#### [EXERCISE PROMPT]
Look for the word "loss" in the entries and copy each line where it appears.

EXERCISE INPUT below:

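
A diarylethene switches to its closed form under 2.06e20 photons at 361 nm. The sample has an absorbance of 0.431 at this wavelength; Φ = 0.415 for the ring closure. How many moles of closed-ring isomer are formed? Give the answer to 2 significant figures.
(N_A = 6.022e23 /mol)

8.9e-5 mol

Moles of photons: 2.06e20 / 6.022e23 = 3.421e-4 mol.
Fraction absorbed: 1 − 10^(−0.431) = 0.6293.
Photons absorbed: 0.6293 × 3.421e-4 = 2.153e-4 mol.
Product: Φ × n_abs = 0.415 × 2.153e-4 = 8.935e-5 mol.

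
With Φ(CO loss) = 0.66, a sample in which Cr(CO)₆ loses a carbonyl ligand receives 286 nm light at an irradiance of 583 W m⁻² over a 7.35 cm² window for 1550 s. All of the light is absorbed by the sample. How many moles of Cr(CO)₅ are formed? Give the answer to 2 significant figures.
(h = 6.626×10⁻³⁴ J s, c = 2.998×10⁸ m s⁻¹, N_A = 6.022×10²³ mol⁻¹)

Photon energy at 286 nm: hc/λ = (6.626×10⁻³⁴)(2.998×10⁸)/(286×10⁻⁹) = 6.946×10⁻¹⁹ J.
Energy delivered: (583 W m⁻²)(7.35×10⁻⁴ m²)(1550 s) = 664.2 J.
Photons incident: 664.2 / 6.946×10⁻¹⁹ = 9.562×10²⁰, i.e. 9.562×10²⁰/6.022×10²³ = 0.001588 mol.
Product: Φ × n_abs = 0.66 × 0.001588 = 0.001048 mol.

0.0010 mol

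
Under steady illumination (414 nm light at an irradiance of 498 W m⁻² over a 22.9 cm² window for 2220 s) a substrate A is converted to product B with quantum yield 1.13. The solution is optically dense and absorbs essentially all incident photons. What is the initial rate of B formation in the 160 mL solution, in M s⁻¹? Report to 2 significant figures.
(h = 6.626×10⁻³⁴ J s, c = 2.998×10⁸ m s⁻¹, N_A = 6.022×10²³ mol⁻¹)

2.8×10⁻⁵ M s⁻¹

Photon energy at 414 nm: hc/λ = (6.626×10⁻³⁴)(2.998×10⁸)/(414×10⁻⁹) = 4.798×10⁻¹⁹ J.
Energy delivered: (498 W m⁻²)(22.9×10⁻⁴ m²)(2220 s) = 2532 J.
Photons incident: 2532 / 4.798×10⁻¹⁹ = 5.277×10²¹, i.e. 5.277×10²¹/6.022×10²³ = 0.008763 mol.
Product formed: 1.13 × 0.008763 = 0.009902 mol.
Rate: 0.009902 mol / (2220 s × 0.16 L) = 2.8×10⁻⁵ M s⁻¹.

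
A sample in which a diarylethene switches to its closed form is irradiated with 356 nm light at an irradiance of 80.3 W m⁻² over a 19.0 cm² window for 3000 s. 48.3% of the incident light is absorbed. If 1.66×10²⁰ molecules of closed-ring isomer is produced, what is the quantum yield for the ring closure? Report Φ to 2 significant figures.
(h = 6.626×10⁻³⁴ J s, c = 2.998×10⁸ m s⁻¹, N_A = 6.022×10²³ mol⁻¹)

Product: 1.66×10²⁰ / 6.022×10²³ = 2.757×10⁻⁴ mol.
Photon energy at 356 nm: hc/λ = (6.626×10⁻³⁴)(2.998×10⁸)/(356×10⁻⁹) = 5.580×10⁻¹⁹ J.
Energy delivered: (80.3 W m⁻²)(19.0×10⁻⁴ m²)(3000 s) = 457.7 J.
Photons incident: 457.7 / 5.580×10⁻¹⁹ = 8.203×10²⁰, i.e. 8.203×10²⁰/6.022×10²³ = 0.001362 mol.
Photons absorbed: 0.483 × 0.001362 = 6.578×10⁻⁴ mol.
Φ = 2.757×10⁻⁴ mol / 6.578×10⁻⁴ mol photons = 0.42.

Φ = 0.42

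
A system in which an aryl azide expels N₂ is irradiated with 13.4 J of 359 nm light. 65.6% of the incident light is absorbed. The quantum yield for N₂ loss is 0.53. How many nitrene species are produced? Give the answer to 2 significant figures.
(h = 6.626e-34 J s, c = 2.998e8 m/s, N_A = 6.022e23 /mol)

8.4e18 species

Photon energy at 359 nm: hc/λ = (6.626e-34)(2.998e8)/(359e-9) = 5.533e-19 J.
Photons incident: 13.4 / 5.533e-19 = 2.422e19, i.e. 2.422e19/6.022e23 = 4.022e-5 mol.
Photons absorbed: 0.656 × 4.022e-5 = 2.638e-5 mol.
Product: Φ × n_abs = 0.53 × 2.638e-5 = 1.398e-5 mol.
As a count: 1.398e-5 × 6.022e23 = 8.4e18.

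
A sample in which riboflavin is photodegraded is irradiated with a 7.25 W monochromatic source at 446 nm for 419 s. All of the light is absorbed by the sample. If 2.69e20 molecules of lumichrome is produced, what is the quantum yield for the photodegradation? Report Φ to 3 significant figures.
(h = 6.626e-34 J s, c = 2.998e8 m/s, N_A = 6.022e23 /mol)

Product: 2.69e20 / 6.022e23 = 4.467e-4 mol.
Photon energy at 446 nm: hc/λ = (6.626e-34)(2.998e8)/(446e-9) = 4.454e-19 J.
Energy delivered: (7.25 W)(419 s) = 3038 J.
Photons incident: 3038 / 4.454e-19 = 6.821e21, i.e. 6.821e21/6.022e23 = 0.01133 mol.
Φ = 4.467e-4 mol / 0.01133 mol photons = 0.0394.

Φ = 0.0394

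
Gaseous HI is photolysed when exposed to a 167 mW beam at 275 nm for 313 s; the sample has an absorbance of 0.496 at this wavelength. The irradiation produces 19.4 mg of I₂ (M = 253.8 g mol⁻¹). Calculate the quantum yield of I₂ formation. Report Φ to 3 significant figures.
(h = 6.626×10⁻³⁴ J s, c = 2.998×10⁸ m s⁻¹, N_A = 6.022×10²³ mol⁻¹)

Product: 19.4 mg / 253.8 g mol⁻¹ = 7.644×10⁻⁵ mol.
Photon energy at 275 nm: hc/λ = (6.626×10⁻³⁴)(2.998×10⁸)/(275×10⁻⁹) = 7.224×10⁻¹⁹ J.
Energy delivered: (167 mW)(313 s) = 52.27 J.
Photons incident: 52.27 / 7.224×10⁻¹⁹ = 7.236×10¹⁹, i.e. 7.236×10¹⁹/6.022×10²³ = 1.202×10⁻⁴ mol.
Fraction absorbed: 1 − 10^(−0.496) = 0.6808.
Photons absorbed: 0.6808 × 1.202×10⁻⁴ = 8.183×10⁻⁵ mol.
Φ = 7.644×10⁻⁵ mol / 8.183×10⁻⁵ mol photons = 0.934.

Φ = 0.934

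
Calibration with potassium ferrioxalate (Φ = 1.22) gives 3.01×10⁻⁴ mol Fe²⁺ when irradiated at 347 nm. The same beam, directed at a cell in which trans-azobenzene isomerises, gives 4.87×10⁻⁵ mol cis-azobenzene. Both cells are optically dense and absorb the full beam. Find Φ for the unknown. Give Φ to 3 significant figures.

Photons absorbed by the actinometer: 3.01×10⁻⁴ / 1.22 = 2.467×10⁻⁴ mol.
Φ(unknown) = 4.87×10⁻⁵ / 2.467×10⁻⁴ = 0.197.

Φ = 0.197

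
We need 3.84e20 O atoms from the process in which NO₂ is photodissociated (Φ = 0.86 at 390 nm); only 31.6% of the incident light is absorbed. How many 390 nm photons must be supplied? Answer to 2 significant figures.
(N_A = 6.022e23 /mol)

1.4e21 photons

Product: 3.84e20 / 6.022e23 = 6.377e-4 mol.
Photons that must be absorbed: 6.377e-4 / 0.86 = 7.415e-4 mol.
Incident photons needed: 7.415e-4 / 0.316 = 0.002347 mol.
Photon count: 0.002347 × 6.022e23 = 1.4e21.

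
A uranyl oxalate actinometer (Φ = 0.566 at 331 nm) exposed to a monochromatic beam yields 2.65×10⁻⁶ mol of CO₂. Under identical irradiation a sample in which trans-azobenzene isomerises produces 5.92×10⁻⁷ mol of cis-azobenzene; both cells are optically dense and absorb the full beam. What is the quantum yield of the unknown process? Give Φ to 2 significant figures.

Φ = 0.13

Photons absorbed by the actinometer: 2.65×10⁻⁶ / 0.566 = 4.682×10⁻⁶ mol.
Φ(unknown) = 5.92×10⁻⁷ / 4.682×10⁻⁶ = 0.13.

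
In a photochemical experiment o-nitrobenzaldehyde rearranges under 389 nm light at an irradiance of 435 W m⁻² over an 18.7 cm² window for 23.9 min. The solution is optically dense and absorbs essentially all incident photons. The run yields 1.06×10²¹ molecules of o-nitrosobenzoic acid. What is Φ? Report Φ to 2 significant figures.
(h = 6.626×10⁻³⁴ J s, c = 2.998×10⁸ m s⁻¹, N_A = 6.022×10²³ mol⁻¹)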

End of EXERCISE INPUT.

#### [RESPONSE BOX]
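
With Φ(CO loss) = 0.66, a sample in which Cr(CO)₆ loses a carbonyl ligand receives 286 nm light at an irradiance of 583 W m⁻² over a 7.35 cm² window for 1550 s. All of the light is absorbed by the sample. How many moles of Cr(CO)₅ are formed? Give the answer to 2 significant figures.
A system in which an aryl azide expels N₂ is irradiated with 13.4 J of 359 nm light. 65.6% of the incident light is absorbed. The quantum yield for N₂ loss is 0.53. How many nitrene species are produced? Give the answer to 2 significant figures.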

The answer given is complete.